» **Work request**
Reproduce the listing below exactly, from its first line down to and including the line with "Answer: 6561".

» **Material to process**

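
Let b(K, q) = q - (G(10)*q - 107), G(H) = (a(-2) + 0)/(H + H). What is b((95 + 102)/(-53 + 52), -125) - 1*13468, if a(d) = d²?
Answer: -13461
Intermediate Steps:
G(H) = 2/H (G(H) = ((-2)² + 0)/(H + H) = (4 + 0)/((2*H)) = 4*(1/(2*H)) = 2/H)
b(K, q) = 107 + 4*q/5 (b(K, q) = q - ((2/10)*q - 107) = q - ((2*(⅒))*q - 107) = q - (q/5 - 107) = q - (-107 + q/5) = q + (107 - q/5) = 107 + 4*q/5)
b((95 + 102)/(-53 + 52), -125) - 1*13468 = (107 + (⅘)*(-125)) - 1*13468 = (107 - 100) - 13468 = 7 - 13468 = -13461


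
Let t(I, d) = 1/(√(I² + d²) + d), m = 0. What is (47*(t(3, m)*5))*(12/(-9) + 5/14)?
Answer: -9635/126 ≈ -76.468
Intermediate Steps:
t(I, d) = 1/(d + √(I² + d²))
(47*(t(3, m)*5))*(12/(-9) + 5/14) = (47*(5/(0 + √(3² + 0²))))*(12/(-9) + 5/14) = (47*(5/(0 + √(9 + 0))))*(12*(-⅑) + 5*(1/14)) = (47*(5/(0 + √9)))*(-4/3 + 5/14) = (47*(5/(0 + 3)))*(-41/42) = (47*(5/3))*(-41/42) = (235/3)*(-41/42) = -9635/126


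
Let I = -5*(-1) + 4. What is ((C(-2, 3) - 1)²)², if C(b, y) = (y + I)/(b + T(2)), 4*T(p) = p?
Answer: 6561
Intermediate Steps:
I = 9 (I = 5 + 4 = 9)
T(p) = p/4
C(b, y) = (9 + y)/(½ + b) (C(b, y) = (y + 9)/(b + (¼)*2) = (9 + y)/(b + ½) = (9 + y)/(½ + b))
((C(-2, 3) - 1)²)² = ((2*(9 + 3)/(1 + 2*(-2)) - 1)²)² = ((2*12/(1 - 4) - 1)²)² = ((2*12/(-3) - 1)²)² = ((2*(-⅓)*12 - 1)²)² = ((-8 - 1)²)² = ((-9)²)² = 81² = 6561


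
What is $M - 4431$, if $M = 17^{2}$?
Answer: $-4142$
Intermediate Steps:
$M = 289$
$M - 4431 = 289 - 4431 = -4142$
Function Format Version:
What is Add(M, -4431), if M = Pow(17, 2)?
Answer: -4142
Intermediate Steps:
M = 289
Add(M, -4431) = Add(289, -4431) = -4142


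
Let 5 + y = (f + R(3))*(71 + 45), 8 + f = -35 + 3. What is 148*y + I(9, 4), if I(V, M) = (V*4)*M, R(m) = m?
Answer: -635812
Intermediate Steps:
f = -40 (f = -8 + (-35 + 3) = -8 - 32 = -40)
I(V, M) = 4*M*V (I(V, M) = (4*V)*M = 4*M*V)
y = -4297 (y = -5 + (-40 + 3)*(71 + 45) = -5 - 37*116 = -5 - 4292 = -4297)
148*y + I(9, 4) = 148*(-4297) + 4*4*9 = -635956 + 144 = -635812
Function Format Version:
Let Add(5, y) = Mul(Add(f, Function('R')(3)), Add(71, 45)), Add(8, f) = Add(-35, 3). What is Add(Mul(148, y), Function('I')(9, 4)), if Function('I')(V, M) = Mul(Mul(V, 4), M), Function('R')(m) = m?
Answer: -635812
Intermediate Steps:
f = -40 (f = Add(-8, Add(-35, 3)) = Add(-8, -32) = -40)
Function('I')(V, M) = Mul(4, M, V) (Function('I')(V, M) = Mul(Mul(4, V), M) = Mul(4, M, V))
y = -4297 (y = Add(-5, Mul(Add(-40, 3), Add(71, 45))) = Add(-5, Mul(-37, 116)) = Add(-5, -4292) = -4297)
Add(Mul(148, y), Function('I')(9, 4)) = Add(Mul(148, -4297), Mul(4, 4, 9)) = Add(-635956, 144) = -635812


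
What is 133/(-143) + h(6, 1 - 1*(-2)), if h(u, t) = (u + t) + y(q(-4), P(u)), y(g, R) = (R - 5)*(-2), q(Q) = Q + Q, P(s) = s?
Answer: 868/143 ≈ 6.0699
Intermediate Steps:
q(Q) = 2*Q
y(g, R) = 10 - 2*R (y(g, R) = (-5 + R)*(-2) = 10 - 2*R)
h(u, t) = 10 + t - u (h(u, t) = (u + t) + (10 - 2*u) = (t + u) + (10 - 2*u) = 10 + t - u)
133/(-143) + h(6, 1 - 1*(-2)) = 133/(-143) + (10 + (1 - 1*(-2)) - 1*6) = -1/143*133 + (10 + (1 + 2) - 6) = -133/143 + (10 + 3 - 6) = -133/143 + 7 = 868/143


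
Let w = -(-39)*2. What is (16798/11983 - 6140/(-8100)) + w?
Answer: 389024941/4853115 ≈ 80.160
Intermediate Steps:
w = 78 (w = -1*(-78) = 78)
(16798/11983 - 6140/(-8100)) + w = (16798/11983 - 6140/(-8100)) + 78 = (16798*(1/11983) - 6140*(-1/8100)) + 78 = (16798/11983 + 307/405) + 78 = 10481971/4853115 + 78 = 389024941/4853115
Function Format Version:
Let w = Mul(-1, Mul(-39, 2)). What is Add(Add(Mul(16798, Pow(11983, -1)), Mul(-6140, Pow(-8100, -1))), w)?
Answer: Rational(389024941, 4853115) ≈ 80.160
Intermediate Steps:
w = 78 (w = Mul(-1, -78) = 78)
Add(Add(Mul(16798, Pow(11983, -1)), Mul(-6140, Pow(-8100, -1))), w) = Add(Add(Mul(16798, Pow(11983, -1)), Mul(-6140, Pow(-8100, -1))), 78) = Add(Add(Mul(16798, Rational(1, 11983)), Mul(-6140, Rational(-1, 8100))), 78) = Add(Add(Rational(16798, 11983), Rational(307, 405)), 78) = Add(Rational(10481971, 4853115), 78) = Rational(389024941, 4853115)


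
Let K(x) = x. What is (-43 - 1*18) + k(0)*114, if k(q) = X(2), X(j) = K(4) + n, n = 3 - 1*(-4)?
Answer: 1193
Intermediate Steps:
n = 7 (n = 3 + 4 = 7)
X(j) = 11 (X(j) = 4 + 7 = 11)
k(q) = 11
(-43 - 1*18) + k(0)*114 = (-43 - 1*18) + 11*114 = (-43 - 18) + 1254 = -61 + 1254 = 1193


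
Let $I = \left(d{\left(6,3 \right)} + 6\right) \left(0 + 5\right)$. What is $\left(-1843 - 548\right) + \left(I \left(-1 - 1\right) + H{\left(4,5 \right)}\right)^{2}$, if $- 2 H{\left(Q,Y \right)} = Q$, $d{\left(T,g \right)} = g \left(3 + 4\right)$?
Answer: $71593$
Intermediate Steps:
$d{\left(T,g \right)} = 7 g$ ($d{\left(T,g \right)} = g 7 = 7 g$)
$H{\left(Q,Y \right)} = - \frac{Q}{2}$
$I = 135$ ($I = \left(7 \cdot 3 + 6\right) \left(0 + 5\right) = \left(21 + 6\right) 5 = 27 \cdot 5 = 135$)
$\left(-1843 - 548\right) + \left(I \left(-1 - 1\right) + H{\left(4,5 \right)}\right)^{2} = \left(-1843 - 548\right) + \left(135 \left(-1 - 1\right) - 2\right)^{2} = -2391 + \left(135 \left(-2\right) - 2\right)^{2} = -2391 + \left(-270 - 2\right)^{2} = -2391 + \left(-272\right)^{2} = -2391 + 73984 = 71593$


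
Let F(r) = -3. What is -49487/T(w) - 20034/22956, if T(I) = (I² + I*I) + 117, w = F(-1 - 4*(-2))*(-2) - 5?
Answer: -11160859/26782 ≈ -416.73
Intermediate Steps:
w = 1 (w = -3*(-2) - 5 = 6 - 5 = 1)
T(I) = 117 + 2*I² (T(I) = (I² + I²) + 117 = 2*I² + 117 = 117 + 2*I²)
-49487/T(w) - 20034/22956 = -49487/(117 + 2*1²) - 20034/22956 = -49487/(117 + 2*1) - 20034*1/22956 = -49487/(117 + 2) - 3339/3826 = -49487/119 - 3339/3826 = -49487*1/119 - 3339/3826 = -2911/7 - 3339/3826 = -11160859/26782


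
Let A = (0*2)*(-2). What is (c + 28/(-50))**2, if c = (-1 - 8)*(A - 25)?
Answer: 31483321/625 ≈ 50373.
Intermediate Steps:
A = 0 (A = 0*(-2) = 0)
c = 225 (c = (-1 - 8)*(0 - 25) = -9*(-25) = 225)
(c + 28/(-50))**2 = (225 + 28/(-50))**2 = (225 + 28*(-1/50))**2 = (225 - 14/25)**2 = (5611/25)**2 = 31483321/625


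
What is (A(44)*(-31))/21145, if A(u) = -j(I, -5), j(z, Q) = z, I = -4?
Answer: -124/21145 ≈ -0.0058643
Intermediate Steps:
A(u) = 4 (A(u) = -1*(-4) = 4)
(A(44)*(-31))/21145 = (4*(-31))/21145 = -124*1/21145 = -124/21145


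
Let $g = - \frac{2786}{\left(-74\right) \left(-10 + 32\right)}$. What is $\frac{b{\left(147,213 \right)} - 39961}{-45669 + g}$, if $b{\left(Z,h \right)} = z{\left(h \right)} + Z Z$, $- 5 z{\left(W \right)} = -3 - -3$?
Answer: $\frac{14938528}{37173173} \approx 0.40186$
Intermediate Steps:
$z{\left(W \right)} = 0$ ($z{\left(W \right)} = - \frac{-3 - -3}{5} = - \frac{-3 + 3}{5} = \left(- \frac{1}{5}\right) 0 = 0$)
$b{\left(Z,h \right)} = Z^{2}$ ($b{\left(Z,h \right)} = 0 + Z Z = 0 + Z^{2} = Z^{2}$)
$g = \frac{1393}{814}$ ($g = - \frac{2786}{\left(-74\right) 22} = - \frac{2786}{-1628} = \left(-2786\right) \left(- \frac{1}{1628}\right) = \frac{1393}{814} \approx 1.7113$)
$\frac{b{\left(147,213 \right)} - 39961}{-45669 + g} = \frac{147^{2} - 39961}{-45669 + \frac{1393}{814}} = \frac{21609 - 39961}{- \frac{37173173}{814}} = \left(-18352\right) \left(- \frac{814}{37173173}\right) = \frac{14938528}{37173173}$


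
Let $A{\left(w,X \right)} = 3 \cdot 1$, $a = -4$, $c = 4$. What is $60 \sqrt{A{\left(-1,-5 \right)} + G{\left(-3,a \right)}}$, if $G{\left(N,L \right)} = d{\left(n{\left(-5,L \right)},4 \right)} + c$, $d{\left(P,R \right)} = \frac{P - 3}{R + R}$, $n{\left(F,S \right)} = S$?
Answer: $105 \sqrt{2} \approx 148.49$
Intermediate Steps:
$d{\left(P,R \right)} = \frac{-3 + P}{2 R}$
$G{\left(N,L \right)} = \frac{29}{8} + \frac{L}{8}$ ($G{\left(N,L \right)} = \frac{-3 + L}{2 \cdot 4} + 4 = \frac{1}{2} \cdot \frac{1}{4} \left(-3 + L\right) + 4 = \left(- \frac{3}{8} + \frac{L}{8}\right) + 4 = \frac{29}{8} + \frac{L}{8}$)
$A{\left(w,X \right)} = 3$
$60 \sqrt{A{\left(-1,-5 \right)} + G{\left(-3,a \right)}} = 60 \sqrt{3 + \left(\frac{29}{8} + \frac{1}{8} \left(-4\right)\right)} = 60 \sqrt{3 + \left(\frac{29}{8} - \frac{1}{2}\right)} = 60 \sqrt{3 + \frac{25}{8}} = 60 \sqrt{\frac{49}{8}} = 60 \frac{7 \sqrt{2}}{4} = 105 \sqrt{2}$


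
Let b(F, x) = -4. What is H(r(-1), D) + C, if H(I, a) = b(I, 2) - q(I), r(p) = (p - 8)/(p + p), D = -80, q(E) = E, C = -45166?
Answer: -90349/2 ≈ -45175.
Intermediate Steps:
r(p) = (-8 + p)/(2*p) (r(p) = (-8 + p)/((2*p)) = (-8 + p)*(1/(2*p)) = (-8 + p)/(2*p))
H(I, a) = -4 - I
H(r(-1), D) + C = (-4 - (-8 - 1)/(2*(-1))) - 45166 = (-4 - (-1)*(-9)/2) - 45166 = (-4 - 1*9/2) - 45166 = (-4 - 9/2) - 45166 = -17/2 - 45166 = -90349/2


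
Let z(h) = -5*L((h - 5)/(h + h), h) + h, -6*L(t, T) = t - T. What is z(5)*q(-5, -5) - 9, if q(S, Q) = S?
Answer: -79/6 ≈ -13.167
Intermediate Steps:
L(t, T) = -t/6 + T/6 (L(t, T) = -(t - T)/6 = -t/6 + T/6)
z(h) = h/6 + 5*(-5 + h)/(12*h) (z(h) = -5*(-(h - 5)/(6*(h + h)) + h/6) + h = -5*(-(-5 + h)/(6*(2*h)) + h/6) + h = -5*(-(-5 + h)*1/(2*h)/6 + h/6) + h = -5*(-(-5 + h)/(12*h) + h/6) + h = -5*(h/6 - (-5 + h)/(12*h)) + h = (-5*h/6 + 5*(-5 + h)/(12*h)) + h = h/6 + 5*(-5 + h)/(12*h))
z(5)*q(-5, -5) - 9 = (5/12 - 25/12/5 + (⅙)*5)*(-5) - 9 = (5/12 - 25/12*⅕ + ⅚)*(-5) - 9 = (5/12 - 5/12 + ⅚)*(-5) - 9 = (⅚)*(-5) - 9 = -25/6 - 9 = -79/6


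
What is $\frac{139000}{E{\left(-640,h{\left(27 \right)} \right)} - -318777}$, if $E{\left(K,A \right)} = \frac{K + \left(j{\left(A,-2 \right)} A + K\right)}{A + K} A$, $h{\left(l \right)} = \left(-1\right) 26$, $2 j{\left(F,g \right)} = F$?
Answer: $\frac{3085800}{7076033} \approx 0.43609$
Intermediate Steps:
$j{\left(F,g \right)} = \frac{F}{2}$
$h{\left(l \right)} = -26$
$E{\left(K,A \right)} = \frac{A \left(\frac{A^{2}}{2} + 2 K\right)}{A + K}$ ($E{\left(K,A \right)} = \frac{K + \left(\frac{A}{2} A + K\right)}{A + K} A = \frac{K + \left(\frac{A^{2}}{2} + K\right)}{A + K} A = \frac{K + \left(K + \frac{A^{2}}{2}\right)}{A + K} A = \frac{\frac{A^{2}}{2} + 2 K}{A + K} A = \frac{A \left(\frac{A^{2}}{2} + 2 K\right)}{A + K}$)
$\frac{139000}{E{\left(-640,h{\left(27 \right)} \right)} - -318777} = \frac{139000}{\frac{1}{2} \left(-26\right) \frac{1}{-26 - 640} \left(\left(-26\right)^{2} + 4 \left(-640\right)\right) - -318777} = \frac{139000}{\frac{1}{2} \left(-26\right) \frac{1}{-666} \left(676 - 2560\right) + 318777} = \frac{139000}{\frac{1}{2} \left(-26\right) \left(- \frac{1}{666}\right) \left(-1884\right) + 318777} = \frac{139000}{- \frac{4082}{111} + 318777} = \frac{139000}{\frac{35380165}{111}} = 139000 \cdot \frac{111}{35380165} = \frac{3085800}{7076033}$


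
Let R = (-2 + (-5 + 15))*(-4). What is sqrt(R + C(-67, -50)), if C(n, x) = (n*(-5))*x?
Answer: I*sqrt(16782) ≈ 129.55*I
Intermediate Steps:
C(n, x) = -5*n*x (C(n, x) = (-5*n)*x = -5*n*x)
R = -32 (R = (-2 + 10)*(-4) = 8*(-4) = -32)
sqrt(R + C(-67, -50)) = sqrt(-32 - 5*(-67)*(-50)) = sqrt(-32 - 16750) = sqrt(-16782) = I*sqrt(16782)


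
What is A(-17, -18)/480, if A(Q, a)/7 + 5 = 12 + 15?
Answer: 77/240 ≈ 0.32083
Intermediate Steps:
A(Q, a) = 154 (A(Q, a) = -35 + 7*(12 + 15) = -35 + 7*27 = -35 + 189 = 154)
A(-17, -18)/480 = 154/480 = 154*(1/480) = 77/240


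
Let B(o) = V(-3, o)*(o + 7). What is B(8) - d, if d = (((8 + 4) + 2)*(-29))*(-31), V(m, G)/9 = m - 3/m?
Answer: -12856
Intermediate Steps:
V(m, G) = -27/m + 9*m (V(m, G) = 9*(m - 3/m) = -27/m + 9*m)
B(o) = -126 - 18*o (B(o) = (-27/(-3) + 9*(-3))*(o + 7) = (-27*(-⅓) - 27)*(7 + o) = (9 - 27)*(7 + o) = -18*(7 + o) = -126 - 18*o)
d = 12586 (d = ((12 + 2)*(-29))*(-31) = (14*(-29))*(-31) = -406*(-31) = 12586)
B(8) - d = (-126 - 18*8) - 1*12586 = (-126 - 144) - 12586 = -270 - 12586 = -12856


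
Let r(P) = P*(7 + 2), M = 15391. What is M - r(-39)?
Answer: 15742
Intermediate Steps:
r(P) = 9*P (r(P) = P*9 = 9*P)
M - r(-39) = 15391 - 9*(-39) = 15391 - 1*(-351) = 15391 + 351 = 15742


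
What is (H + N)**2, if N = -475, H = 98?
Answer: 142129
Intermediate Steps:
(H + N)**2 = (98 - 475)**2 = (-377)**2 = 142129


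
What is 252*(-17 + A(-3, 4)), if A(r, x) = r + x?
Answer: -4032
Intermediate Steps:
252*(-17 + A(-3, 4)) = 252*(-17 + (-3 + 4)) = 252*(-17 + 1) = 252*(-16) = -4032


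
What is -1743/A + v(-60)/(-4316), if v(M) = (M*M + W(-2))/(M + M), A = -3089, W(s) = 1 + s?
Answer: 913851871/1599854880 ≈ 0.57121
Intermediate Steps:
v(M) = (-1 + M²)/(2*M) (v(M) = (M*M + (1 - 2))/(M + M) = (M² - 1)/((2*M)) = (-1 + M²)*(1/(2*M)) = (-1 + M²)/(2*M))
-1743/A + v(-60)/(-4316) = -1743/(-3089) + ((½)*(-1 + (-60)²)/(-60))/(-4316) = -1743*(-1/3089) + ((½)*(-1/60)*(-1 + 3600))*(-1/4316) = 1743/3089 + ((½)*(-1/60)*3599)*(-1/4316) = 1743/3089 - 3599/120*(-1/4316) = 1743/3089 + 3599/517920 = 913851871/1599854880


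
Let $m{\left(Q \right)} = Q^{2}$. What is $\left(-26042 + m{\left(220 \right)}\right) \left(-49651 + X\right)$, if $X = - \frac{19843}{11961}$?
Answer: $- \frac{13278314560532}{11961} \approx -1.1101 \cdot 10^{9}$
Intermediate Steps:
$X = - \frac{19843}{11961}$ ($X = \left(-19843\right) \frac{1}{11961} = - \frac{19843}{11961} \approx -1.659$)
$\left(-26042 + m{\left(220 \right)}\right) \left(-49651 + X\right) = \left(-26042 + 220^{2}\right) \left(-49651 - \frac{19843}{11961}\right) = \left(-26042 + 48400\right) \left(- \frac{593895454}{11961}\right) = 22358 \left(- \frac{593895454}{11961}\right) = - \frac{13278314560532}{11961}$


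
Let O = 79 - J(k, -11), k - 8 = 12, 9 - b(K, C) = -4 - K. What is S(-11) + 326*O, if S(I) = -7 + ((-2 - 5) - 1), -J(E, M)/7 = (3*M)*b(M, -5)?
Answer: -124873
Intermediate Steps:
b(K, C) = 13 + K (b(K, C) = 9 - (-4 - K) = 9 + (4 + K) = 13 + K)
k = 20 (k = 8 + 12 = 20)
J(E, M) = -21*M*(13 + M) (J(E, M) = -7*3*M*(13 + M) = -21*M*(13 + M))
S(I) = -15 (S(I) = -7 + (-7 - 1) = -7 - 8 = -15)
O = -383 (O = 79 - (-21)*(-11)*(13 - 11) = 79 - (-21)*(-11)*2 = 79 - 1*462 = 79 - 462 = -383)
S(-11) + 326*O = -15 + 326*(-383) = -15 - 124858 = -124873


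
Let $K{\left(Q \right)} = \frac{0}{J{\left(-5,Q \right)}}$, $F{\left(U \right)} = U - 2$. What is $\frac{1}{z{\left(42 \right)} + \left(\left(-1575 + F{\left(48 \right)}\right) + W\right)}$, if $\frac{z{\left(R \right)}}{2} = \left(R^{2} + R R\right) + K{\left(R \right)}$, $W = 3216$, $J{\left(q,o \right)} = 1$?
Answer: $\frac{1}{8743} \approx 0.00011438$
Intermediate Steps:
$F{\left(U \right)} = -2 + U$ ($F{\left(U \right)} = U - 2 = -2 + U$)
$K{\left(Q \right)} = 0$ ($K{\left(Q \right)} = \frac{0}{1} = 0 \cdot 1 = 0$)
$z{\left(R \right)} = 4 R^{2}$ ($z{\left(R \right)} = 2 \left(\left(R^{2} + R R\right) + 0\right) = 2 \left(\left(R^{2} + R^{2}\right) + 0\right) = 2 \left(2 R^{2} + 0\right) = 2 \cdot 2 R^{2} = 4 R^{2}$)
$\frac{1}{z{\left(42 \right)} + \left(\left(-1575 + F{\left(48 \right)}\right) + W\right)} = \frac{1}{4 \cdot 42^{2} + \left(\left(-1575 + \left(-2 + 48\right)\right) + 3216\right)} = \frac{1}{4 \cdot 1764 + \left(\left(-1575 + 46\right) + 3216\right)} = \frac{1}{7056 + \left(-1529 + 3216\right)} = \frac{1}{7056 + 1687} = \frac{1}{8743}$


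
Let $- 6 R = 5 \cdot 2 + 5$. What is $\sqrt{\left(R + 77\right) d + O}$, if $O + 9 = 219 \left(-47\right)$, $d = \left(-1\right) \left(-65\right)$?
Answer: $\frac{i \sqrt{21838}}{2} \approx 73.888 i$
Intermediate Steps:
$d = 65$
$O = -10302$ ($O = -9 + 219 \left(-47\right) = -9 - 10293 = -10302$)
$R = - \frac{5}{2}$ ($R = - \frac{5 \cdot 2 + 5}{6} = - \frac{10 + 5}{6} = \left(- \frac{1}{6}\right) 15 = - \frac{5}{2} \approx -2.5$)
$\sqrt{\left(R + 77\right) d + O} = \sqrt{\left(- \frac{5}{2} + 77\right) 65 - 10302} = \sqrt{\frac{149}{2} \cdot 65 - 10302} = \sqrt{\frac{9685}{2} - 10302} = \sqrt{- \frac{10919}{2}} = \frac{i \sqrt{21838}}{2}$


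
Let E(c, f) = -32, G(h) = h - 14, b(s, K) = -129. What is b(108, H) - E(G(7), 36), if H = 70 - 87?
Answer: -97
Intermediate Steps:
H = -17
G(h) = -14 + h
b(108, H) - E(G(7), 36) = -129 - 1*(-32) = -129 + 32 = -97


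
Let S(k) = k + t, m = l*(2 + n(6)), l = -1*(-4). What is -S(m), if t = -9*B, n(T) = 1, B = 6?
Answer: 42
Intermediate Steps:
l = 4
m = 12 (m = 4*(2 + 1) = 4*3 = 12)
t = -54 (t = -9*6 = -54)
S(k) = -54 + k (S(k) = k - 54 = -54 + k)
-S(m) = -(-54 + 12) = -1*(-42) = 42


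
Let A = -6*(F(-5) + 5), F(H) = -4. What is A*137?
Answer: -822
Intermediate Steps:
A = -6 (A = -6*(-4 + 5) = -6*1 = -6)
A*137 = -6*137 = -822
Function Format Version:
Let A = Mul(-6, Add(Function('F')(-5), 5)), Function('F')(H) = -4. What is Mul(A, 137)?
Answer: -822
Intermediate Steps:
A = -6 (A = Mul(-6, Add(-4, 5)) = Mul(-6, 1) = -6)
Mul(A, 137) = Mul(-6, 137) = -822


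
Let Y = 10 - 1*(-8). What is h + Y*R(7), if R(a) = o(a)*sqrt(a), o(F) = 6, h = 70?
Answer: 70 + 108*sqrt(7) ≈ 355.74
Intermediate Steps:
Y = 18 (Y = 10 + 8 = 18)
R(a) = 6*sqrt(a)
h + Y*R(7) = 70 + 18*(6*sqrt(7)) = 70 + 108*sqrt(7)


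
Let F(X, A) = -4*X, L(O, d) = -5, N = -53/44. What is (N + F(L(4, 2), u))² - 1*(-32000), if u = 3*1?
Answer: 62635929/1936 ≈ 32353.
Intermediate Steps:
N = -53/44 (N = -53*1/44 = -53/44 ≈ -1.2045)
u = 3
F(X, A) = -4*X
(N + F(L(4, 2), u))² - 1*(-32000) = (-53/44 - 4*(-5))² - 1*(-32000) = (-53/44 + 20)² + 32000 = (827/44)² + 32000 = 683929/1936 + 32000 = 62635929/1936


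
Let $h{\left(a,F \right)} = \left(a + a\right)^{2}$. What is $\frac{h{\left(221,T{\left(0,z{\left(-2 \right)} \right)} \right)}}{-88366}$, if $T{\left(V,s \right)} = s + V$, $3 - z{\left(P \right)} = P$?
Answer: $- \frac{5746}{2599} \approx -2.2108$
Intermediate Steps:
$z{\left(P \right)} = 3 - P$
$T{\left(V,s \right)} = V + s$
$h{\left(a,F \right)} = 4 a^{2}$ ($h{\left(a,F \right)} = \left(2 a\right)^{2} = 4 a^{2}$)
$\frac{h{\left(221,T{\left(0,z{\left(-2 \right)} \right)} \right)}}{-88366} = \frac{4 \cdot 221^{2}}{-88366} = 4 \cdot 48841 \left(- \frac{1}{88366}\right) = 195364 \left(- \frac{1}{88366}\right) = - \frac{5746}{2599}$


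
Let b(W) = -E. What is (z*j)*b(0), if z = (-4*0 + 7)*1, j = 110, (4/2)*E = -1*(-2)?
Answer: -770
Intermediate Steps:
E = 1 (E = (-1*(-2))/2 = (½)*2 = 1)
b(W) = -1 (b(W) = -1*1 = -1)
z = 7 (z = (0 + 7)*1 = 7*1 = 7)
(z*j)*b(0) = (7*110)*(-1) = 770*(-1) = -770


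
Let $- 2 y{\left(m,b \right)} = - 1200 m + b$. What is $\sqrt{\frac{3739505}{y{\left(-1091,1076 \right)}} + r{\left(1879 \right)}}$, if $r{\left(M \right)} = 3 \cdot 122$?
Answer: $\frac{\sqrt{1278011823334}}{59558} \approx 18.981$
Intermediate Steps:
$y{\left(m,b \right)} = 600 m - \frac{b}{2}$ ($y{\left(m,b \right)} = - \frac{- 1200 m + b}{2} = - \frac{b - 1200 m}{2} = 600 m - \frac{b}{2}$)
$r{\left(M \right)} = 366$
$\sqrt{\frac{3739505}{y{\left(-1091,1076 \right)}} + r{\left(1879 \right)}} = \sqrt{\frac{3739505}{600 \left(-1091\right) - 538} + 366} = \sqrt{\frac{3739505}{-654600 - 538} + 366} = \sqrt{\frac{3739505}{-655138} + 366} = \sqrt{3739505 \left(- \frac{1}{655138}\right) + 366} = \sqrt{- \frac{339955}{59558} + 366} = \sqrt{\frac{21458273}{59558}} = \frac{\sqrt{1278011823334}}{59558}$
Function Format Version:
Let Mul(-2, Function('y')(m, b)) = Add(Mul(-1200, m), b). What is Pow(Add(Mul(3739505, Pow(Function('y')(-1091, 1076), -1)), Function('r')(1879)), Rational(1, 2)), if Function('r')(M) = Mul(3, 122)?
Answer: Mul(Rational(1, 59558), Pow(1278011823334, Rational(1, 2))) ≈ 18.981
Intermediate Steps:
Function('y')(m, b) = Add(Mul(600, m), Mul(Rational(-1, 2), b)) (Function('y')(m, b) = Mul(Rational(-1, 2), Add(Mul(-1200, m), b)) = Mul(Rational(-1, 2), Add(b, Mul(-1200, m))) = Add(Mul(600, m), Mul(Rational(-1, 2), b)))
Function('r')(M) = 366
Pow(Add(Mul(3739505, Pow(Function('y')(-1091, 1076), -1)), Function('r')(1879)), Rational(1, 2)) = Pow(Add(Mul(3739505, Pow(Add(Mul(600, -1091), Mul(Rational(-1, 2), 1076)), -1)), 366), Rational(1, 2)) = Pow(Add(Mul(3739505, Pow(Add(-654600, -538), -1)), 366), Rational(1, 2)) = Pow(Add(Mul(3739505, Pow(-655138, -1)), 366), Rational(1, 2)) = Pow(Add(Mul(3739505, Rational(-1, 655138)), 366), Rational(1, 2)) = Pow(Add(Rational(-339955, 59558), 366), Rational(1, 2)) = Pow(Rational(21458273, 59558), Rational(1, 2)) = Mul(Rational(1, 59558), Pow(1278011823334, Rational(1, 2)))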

» **Solved problem**
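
Let b(K, q) = q - (G(10)*q - 107), G(H) = (a(-2) + 0)/(H + H). What is b((95 + 102)/(-53 + 52), -125) - 1*13468, if a(d) = d²?
Answer: -13461
Intermediate Steps:
G(H) = 2/H (G(H) = ((-2)² + 0)/(H + H) = (4 + 0)/((2*H)) = 4*(1/(2*H)) = 2/H)
b(K, q) = 107 + 4*q/5 (b(K, q) = q - ((2/10)*q - 107) = q - ((2*(⅒))*q - 107) = q - (q/5 - 107) = q - (-107 + q/5) = q + (107 - q/5) = 107 + 4*q/5)
b((95 + 102)/(-53 + 52), -125) - 1*13468 = (107 + (⅘)*(-125)) - 1*13468 = (107 - 100) - 13468 = 7 - 13468 = -13461


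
Let t(I, d) = 1/(√(I² + d²) + d), m = 0. What is (47*(t(3, m)*5))*(12/(-9) + 5/14)?
Answer: -9635/126 ≈ -76.468
Intermediate Steps:
t(I, d) = 1/(d + √(I² + d²))
(47*(t(3, m)*5))*(12/(-9) + 5/14) = (47*(5/(0 + √(3² + 0²))))*(12/(-9) + 5/14) = (47*(5/(0 + √(9 + 0))))*(12*(-⅑) + 5*(1/14)) = (47*(5/(0 + √9)))*(-4/3 + 5/14) = (47*(5/(0 + 3)))*(-41/42) = (47*(5/3))*(-41/42) = (235/3)*(-41/42) = -9635/126


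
Let I = -5*(-1) + 4. What is ((C(-2, 3) - 1)²)², if C(b, y) = (y + I)/(b + T(2)), 4*T(p) = p?
Answer: 6561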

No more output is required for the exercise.